• [Collected data]
BEGIN
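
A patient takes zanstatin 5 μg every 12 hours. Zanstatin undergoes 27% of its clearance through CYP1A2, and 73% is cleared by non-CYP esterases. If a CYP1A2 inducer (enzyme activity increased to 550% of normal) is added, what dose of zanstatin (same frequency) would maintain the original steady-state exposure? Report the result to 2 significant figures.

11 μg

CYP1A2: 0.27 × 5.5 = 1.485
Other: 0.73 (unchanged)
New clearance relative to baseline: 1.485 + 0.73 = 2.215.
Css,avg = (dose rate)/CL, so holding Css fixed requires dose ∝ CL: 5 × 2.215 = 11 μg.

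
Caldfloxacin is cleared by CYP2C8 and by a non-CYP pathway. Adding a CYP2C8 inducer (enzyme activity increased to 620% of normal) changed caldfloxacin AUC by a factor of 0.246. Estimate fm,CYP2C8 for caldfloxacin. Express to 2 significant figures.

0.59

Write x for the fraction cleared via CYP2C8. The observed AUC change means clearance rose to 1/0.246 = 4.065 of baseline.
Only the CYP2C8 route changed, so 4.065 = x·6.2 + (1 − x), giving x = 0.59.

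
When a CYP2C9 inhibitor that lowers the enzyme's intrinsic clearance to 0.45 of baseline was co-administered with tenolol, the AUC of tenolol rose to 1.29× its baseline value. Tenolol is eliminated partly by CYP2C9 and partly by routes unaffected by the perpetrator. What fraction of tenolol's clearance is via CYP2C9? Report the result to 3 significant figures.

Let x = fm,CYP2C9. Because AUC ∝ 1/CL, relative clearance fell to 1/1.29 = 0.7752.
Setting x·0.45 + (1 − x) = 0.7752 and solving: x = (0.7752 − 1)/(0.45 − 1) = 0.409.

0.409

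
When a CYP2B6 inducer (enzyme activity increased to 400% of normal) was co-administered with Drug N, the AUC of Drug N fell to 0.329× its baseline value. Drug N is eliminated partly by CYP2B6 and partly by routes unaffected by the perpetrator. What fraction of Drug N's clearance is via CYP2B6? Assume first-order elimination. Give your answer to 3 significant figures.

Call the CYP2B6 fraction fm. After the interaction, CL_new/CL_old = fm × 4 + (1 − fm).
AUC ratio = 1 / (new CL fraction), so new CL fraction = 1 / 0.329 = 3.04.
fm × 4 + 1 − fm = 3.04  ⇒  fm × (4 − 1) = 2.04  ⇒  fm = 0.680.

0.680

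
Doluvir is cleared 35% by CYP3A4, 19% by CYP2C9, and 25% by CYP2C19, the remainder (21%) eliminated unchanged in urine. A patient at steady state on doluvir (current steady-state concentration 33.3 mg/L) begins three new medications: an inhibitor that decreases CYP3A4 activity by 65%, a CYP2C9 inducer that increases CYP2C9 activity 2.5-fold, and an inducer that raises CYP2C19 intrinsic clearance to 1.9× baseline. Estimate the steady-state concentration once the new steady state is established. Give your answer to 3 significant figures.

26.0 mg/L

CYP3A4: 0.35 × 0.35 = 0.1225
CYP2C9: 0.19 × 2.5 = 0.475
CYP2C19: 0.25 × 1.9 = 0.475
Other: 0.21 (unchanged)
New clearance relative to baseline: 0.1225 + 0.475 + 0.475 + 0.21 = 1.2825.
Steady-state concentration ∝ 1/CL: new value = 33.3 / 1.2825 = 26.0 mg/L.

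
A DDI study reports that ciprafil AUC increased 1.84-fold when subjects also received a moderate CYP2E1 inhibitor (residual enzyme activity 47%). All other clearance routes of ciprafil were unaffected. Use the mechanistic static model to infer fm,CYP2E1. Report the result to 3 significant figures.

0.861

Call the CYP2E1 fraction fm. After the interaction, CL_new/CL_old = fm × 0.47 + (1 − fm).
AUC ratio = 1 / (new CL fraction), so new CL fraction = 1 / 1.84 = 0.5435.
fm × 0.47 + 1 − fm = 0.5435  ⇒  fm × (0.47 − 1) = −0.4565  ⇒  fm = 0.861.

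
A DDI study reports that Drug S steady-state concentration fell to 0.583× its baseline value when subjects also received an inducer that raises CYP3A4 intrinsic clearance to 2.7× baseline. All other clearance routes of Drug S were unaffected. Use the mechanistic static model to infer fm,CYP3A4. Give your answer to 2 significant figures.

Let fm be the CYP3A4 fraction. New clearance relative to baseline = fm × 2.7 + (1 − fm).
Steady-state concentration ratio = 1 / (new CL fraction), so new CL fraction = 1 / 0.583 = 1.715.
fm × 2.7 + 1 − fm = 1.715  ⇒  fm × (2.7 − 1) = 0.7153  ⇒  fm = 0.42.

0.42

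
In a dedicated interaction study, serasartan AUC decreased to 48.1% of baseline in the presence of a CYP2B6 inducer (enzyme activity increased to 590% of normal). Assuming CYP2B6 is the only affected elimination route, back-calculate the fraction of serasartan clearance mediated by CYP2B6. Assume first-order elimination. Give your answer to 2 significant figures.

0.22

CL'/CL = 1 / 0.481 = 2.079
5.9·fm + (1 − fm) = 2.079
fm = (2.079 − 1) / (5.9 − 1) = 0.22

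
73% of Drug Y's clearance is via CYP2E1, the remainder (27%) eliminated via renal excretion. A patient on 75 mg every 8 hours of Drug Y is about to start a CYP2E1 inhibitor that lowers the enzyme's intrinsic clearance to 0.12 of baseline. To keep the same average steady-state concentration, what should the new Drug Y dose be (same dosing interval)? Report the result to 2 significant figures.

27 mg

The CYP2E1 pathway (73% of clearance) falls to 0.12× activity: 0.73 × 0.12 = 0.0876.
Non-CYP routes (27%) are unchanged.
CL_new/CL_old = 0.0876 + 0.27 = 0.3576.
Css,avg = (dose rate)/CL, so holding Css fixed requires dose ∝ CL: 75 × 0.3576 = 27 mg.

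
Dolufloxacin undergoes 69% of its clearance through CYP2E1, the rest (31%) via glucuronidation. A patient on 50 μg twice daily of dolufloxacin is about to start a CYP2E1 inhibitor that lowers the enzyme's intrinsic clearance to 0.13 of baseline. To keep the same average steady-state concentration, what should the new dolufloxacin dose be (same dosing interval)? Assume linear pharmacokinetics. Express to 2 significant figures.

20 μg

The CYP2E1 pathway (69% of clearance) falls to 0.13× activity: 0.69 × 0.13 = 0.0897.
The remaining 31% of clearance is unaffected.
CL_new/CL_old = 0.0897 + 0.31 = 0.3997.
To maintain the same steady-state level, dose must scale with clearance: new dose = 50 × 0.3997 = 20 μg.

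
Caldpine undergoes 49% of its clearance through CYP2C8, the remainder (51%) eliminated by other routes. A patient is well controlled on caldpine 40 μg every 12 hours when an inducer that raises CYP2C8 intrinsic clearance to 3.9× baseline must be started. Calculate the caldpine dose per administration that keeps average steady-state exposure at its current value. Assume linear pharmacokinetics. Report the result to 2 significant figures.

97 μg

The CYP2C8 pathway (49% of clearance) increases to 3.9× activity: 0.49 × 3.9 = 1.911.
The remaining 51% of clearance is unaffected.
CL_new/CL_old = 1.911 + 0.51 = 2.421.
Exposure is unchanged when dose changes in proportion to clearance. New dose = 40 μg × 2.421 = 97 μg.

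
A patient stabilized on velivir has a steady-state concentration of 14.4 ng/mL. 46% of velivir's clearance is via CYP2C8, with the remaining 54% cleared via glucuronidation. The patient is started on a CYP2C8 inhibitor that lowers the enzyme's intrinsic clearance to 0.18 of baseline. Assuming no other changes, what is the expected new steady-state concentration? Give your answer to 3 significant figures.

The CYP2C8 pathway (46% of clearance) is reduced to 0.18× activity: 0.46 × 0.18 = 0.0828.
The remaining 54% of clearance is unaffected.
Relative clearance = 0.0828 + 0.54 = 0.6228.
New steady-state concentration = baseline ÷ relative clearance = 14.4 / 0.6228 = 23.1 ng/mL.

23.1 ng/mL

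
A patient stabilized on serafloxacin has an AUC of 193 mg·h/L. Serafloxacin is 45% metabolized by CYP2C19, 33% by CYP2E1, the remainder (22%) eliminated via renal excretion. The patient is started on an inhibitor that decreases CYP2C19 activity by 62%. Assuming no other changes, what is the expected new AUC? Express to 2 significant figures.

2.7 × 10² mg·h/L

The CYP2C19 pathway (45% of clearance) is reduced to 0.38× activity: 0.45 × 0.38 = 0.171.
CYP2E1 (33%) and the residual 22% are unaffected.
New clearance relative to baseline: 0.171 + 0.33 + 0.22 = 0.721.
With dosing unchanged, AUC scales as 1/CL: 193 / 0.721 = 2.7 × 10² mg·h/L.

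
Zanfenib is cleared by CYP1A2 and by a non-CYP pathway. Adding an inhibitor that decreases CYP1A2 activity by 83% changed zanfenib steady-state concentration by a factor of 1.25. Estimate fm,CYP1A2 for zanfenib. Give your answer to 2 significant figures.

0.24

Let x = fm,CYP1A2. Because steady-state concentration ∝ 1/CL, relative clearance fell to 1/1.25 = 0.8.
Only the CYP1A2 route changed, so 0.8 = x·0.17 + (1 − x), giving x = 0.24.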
END
• [YOUR INSTRUCTIONS] From the line containing "Zanfenib is cleared" to the last line of the data above, copy each line exactly and add nothing.

• [RESPONSE TO THE TASK]
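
Zanfenib is cleared by CYP1A2 and by a non-CYP pathway. Adding an inhibitor that decreases CYP1A2 activity by 83% changed zanfenib steady-state concentration by a factor of 1.25. Estimate fm,CYP1A2 for zanfenib. Give your answer to 2 significant figures.

0.24

Let x = fm,CYP1A2. Because steady-state concentration ∝ 1/CL, relative clearance fell to 1/1.25 = 0.8.
Only the CYP1A2 route changed, so 0.8 = x·0.17 + (1 − x), giving x = 0.24.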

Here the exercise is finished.